### WHAT YOU SHOULD DO
Using the records below, write out the line with "Two stations at the same latitude (normal gravity 982282.32" and each line after it through the final one, exactly, and only those.

### SUPPLIED DATA
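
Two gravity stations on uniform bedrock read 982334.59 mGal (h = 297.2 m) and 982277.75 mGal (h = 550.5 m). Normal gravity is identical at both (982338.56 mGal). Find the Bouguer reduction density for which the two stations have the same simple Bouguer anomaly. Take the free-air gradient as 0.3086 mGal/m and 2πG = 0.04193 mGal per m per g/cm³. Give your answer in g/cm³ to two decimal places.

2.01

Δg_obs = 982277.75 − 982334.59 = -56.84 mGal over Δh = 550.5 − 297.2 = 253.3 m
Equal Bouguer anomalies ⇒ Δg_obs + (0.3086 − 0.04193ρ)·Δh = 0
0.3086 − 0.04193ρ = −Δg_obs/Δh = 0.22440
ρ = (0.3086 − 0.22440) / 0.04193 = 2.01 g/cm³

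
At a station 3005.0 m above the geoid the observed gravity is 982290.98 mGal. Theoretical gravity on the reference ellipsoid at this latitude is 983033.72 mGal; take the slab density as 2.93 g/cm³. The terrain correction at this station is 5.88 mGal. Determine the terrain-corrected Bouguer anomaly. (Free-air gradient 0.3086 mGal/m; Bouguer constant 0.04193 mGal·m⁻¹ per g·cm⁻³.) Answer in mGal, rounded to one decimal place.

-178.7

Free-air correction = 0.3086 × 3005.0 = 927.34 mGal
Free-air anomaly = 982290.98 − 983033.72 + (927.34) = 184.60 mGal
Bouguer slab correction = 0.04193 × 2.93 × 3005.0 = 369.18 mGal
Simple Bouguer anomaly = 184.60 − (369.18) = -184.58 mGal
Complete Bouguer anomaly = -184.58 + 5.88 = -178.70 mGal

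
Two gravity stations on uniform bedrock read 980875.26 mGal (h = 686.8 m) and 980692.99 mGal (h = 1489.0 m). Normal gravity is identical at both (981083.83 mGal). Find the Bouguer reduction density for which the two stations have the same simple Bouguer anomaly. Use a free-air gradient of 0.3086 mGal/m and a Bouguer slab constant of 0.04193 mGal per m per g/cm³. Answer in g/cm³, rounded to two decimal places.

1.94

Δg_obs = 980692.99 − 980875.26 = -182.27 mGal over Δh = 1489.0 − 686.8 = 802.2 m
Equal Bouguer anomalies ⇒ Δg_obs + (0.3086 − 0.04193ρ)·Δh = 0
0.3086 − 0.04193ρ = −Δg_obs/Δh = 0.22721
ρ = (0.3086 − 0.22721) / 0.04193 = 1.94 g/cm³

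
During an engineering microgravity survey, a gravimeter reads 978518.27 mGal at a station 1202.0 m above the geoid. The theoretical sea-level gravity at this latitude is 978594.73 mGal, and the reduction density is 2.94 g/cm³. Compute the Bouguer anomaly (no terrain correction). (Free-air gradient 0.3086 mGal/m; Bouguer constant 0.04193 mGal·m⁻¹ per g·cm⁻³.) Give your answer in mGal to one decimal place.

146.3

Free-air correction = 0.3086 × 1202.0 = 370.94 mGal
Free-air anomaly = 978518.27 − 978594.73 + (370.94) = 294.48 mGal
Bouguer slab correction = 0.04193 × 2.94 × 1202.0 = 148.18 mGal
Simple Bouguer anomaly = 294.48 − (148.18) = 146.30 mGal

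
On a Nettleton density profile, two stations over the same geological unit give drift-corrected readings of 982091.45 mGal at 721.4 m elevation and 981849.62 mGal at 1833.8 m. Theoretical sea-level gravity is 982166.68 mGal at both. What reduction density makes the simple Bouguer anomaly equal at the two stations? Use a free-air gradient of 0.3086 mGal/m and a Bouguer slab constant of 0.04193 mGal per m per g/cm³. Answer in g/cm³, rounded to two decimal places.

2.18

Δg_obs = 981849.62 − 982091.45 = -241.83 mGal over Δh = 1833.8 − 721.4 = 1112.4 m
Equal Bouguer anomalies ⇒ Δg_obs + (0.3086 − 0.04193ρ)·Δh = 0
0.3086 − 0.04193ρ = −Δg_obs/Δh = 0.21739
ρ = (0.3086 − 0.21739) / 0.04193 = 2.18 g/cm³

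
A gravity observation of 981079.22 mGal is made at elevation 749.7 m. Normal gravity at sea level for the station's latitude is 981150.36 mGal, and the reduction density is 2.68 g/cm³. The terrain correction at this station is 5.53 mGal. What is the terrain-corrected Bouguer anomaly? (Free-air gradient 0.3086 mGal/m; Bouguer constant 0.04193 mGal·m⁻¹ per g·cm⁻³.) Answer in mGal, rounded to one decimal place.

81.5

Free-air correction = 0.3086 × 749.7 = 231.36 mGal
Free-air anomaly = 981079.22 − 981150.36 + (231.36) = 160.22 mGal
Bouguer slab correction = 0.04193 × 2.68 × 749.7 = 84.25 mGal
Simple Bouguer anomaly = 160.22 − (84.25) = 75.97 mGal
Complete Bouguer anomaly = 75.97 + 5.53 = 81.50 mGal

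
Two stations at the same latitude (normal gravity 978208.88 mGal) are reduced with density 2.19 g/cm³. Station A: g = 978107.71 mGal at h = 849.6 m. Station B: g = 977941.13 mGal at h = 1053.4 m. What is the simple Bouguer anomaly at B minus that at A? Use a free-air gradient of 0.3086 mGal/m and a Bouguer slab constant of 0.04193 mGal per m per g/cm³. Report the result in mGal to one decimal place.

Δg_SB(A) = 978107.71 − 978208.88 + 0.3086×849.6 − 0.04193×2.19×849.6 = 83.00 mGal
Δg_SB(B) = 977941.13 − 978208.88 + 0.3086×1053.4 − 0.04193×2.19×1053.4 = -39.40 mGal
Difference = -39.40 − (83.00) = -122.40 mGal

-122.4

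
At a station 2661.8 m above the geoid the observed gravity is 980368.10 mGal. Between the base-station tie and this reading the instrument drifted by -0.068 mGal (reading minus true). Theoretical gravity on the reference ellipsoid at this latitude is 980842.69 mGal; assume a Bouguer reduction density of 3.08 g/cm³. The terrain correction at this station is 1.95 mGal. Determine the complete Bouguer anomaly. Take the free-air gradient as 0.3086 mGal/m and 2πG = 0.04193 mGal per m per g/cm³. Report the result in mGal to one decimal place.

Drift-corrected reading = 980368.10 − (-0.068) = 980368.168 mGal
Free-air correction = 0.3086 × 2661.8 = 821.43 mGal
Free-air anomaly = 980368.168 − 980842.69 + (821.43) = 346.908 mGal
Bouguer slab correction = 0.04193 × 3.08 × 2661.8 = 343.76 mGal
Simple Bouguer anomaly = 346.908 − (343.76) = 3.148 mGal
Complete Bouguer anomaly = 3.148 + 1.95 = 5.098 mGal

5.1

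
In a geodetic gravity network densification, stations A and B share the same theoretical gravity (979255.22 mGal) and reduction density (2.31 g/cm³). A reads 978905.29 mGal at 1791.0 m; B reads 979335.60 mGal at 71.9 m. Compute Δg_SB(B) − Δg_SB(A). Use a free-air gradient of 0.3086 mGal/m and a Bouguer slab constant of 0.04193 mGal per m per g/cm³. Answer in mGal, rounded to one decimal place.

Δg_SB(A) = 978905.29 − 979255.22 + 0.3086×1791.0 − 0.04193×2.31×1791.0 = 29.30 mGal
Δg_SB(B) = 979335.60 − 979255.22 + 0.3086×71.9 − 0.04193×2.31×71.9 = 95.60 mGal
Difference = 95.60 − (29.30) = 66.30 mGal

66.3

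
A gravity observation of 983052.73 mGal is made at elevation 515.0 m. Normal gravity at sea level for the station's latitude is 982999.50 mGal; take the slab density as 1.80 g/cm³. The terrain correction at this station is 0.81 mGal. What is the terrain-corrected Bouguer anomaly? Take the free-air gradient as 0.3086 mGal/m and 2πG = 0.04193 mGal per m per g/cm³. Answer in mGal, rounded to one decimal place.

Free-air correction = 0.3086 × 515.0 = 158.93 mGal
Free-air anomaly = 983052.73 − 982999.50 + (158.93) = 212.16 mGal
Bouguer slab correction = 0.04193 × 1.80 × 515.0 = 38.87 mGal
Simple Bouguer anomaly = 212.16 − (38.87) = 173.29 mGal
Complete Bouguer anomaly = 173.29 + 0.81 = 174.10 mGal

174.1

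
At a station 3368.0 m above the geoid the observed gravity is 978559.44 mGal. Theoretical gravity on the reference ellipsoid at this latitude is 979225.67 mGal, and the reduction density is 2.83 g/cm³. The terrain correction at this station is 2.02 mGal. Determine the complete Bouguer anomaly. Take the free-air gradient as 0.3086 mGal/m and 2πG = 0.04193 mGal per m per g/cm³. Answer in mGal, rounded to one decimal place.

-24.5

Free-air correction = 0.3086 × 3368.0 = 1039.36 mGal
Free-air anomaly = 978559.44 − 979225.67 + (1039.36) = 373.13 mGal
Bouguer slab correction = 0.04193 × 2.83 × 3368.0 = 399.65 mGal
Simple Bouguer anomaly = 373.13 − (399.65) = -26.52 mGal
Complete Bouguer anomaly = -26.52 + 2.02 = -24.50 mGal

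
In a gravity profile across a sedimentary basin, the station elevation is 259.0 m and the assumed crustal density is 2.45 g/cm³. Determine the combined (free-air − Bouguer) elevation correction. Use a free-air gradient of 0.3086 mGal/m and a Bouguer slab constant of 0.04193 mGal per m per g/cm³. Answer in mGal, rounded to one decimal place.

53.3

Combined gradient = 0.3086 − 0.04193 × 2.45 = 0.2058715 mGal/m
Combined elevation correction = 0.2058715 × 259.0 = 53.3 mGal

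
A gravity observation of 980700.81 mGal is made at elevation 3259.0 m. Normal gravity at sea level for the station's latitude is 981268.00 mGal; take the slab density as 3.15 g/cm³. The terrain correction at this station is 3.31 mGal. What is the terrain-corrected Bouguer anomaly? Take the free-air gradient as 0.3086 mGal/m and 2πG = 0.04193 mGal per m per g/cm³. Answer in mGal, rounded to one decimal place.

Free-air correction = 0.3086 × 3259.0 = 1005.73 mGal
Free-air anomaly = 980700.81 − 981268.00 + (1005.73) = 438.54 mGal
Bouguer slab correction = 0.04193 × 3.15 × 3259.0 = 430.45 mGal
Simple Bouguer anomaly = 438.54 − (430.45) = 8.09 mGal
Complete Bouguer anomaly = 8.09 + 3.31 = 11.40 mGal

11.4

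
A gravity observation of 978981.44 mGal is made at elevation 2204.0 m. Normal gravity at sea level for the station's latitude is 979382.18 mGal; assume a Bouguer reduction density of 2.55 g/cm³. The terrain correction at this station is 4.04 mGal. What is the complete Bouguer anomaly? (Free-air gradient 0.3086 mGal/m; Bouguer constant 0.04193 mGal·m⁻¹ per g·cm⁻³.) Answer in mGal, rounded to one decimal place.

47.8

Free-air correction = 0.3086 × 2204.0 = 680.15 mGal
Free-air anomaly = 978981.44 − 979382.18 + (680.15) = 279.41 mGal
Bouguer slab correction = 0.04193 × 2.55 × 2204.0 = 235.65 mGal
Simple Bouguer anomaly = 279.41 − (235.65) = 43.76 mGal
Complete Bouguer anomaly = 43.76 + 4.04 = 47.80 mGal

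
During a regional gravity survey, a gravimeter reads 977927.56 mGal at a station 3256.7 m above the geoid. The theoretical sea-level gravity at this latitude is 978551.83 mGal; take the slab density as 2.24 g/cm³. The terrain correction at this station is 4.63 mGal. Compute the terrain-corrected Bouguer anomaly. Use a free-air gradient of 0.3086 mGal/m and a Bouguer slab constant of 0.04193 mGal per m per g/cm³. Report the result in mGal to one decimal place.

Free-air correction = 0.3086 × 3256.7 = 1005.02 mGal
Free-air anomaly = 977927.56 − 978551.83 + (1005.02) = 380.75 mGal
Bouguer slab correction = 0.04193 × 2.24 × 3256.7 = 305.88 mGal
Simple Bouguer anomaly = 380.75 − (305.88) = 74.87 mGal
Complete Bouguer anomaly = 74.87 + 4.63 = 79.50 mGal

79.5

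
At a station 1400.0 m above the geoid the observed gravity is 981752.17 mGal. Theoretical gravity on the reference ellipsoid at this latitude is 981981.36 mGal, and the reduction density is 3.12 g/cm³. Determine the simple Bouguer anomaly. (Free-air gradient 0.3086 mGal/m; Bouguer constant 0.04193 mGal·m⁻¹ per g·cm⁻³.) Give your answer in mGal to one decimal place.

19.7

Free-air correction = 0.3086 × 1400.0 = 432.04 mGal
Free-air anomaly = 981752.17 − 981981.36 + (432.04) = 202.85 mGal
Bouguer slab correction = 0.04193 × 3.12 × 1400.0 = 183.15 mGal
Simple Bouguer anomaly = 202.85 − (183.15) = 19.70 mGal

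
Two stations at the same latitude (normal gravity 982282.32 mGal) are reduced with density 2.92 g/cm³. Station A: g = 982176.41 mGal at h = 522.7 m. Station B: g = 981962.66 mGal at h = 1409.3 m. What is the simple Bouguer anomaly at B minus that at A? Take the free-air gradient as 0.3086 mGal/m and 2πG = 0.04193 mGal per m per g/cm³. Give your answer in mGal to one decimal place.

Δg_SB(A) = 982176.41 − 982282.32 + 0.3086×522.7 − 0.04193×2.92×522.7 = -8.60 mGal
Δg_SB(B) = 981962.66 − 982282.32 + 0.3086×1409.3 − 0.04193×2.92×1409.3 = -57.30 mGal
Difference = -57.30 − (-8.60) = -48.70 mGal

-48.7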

### YOUR SOLUTION
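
Two stations at the same latitude (normal gravity 982282.32 mGal) are reduced with density 2.92 g/cm³. Station A: g = 982176.41 mGal at h = 522.7 m. Station B: g = 981962.66 mGal at h = 1409.3 m. What is the simple Bouguer anomaly at B minus that at A? Take the free-air gradient as 0.3086 mGal/m and 2πG = 0.04193 mGal per m per g/cm³. Give your answer in mGal to one decimal place.

Δg_SB(A) = 982176.41 − 982282.32 + 0.3086×522.7 − 0.04193×2.92×522.7 = -8.60 mGal
Δg_SB(B) = 981962.66 − 982282.32 + 0.3086×1409.3 − 0.04193×2.92×1409.3 = -57.30 mGal
Difference = -57.30 − (-8.60) = -48.70 mGal

-48.7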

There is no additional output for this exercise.